Try it =
Only the lines from the one with "Let Y(U, J)" through the end of the material below belong in the reply; transcribe them exactly.

Entries supplied =

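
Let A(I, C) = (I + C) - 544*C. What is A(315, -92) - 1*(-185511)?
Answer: 235782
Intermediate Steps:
A(I, C) = I - 543*C (A(I, C) = (C + I) - 544*C = I - 543*C)
A(315, -92) - 1*(-185511) = (315 - 543*(-92)) - 1*(-185511) = (315 + 49956) + 185511 = 50271 + 185511 = 235782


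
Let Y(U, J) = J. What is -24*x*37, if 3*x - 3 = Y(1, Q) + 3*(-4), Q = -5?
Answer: 4144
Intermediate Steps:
x = -14/3 (x = 1 + (-5 + 3*(-4))/3 = 1 + (-5 - 12)/3 = 1 + (⅓)*(-17) = 1 - 17/3 = -14/3 ≈ -4.6667)
-24*x*37 = -24*(-14/3)*37 = 112*37 = 4144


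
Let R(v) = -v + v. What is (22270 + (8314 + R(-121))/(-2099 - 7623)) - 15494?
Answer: 32933979/4861 ≈ 6775.1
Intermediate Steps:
R(v) = 0
(22270 + (8314 + R(-121))/(-2099 - 7623)) - 15494 = (22270 + (8314 + 0)/(-2099 - 7623)) - 15494 = (22270 + 8314/(-9722)) - 15494 = (22270 + 8314*(-1/9722)) - 15494 = (22270 - 4157/4861) - 15494 = 108250313/4861 - 15494 = 32933979/4861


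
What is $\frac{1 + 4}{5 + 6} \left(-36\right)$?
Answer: $- \frac{180}{11} \approx -16.364$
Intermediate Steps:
$\frac{1 + 4}{5 + 6} \left(-36\right) = \frac{5}{11} \left(-36\right) = - \frac{180}{11}$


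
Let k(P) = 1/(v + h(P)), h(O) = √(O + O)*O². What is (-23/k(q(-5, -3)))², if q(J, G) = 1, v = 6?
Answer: 20102 + 6348*√2 ≈ 29079.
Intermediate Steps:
h(O) = √2*O^(5/2) (h(O) = √(2*O)*O² = (√2*√O)*O² = √2*O^(5/2))
k(P) = 1/(6 + √2*P^(5/2))
(-23/k(q(-5, -3)))² = (-(138 + 23*√2))² = (-23*(6 + √2))² = (-138 - 23*√2)²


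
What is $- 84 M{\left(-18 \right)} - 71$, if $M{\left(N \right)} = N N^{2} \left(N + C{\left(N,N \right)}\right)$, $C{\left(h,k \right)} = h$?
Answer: $-17636039$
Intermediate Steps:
$M{\left(N \right)} = 2 N^{4}$ ($M{\left(N \right)} = N N^{2} \left(N + N\right) = N^{3} \cdot 2 N = 2 N^{4}$)
$- 84 M{\left(-18 \right)} - 71 = - 84 \cdot 2 \left(-18\right)^{4} - 71 = - 84 \cdot 2 \cdot 104976 - 71 = \left(-84\right) 209952 - 71 = -17635968 - 71 = -17636039$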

Answer to this problem =
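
Let Y(U, J) = J. What is -24*x*37, if 3*x - 3 = Y(1, Q) + 3*(-4), Q = -5?
Answer: 4144
Intermediate Steps:
x = -14/3 (x = 1 + (-5 + 3*(-4))/3 = 1 + (-5 - 12)/3 = 1 + (⅓)*(-17) = 1 - 17/3 = -14/3 ≈ -4.6667)
-24*x*37 = -24*(-14/3)*37 = 112*37 = 4144


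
Let R(v) = -v + v. What is (22270 + (8314 + R(-121))/(-2099 - 7623)) - 15494?
Answer: 32933979/4861 ≈ 6775.1
Intermediate Steps:
R(v) = 0
(22270 + (8314 + R(-121))/(-2099 - 7623)) - 15494 = (22270 + (8314 + 0)/(-2099 - 7623)) - 15494 = (22270 + 8314/(-9722)) - 15494 = (22270 + 8314*(-1/9722)) - 15494 = (22270 - 4157/4861) - 15494 = 108250313/4861 - 15494 = 32933979/4861


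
What is $\frac{1 + 4}{5 + 6} \left(-36\right)$?
Answer: $- \frac{180}{11} \approx -16.364$
Intermediate Steps:
$\frac{1 + 4}{5 + 6} \left(-36\right) = \frac{5}{11} \left(-36\right) = - \frac{180}{11}$


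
Let k(P) = 1/(v + h(P)), h(O) = √(O + O)*O². What is (-23/k(q(-5, -3)))², if q(J, G) = 1, v = 6?
Answer: 20102 + 6348*√2 ≈ 29079.
Intermediate Steps:
h(O) = √2*O^(5/2) (h(O) = √(2*O)*O² = (√2*√O)*O² = √2*O^(5/2))
k(P) = 1/(6 + √2*P^(5/2))
(-23/k(q(-5, -3)))² = (-(138 + 23*√2))² = (-23*(6 + √2))² = (-138 - 23*√2)²


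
What is $- 84 M{\left(-18 \right)} - 71$, if $M{\left(N \right)} = N N^{2} \left(N + C{\left(N,N \right)}\right)$, $C{\left(h,k \right)} = h$?
Answer: $-17636039$
Intermediate Steps:
$M{\left(N \right)} = 2 N^{4}$ ($M{\left(N \right)} = N N^{2} \left(N + N\right) = N^{3} \cdot 2 N = 2 N^{4}$)
$- 84 M{\left(-18 \right)} - 71 = - 84 \cdot 2 \left(-18\right)^{4} - 71 = - 84 \cdot 2 \cdot 104976 - 71 = \left(-84\right) 209952 - 71 = -17635968 - 71 = -17636039$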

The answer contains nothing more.